Records for processing:
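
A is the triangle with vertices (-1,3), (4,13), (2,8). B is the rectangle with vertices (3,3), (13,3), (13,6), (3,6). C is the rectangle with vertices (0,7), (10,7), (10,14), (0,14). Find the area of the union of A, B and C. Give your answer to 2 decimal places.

By inclusion–exclusion:
Individual areas: |A| = 2.5, |B| = 30, |C| = 70.
|A∩B| = 0.
|A∩C| = 1.7.
|B∩C| = 0 (no overlap).
|A∩B∩C| = 0.
|A ∪ B ∪ C| = 102.5 − 1.7 + 0 = 100.80.

100.80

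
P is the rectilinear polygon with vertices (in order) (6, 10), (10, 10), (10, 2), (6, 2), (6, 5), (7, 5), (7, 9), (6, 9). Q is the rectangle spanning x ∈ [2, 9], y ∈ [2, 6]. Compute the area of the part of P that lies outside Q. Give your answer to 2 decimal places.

|P| = 28, |P∩Q| = 11.
|P ∖ Q| = |P| − |P∩Q| = 28 − 11 = 17.00.

17.00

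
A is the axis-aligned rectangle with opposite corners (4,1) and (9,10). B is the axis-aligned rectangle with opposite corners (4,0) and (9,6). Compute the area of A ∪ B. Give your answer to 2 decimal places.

50.00

By inclusion–exclusion:
Individual areas: |A| = 45, |B| = 30.
|A∩B|: x∈[4,9], y∈[1,6] → 5·5 = 25.
|A ∪ B| = 75 − 25 = 50.00.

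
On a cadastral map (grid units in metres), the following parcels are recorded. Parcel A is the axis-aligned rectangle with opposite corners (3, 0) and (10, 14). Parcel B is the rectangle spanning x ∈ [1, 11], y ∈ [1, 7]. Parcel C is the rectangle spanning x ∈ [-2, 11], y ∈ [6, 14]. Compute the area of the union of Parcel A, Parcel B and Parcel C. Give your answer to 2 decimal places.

By inclusion–exclusion:
Individual areas: |Parcel A| = 98, |Parcel B| = 60, |Parcel C| = 104.
|Parcel A∩Parcel B|: x∈[3,10], y∈[1,7] → 7·6 = 42.
|Parcel A∩Parcel C|: x∈[3,10], y∈[6,14] → 7·8 = 56.
|Parcel B∩Parcel C|: x∈[1,11], y∈[6,7] → 10·1 = 10.
|Parcel A∩Parcel B∩Parcel C| = 7.
|Parcel A ∪ Parcel B ∪ Parcel C| = 262 − 108 + 7 = 161.00.

161.00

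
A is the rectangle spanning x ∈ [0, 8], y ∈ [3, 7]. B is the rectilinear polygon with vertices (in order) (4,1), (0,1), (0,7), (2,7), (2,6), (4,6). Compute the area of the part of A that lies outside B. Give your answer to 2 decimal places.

18.00

|A| = 32, |A∩B| = 14.
|A ∖ B| = |A| − |A∩B| = 32 − 14 = 18.00.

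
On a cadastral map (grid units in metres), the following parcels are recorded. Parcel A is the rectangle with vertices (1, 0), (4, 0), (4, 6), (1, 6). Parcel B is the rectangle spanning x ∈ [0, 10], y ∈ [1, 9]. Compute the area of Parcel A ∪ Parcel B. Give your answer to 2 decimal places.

By inclusion–exclusion:
Individual areas: |Parcel A| = 18, |Parcel B| = 80.
|Parcel A∩Parcel B|: x∈[1,4], y∈[1,6] → 3·5 = 15.
|Parcel A ∪ Parcel B| = 98 − 15 = 83.00.

83.00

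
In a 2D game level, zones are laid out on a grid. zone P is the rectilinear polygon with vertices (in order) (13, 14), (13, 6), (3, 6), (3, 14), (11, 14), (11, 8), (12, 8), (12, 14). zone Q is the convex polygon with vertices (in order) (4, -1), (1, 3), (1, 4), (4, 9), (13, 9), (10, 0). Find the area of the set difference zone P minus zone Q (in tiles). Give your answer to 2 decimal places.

|zone P| = 74, |zone P∩zone Q| = 26.6667.
|zone P ∖ zone Q| = |zone P| − |zone P∩zone Q| = 74 − 26.6667 = 47.33.

47.33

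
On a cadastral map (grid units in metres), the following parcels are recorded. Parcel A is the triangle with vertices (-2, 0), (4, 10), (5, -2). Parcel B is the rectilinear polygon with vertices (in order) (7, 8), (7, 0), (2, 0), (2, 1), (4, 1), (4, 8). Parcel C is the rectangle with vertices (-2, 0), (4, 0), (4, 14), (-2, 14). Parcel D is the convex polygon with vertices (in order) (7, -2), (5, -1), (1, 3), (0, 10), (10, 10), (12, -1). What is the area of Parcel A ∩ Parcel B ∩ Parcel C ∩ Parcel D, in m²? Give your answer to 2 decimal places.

0.50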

Task requirements: From the line holding "A is the rectangle spanning" down to the last line of the records above, restate each line exactly as written.

Exercise answer:
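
A is the rectangle spanning x ∈ [0, 8], y ∈ [3, 7]. B is the rectilinear polygon with vertices (in order) (4,1), (0,1), (0,7), (2,7), (2,6), (4,6). Compute the area of the part of A that lies outside B. Give your answer to 2 decimal places.

18.00

|A| = 32, |A∩B| = 14.
|A ∖ B| = |A| − |A∩B| = 32 − 14 = 18.00.

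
On a cadastral map (grid units in metres), the following parcels are recorded. Parcel A is the rectangle with vertices (1, 0), (4, 0), (4, 6), (1, 6). Parcel B is the rectangle spanning x ∈ [0, 10], y ∈ [1, 9]. Compute the area of Parcel A ∪ Parcel B. Give your answer to 2 decimal places.

By inclusion–exclusion:
Individual areas: |Parcel A| = 18, |Parcel B| = 80.
|Parcel A∩Parcel B|: x∈[1,4], y∈[1,6] → 3·5 = 15.
|Parcel A ∪ Parcel B| = 98 − 15 = 83.00.

83.00

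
In a 2D game level, zones are laid out on a grid. zone P is the rectilinear polygon with vertices (in order) (13, 14), (13, 6), (3, 6), (3, 14), (11, 14), (11, 8), (12, 8), (12, 14). zone Q is the convex polygon with vertices (in order) (4, -1), (1, 3), (1, 4), (4, 9), (13, 9), (10, 0). Find the area of the set difference zone P minus zone Q (in tiles). Give your answer to 2 decimal places.

|zone P| = 74, |zone P∩zone Q| = 26.6667.
|zone P ∖ zone Q| = |zone P| − |zone P∩zone Q| = 74 − 26.6667 = 47.33.

47.33

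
On a cadastral map (grid units in metres), the following parcels are recorded. Parcel A is the triangle with vertices (-2, 0), (4, 10), (5, -2). Parcel B is the rectilinear polygon with vertices (in order) (7, 8), (7, 0), (2, 0), (2, 1), (4, 1), (4, 8). Parcel C is the rectangle with vertices (-2, 0), (4, 0), (4, 14), (-2, 14). Parcel D is the convex polygon with vertices (in order) (7, -2), (5, -1), (1, 3), (0, 10), (10, 10), (12, -1). What is the area of Parcel A ∩ Parcel B ∩ Parcel C ∩ Parcel D, in m²? Give your answer to 2 decimal places.

0.50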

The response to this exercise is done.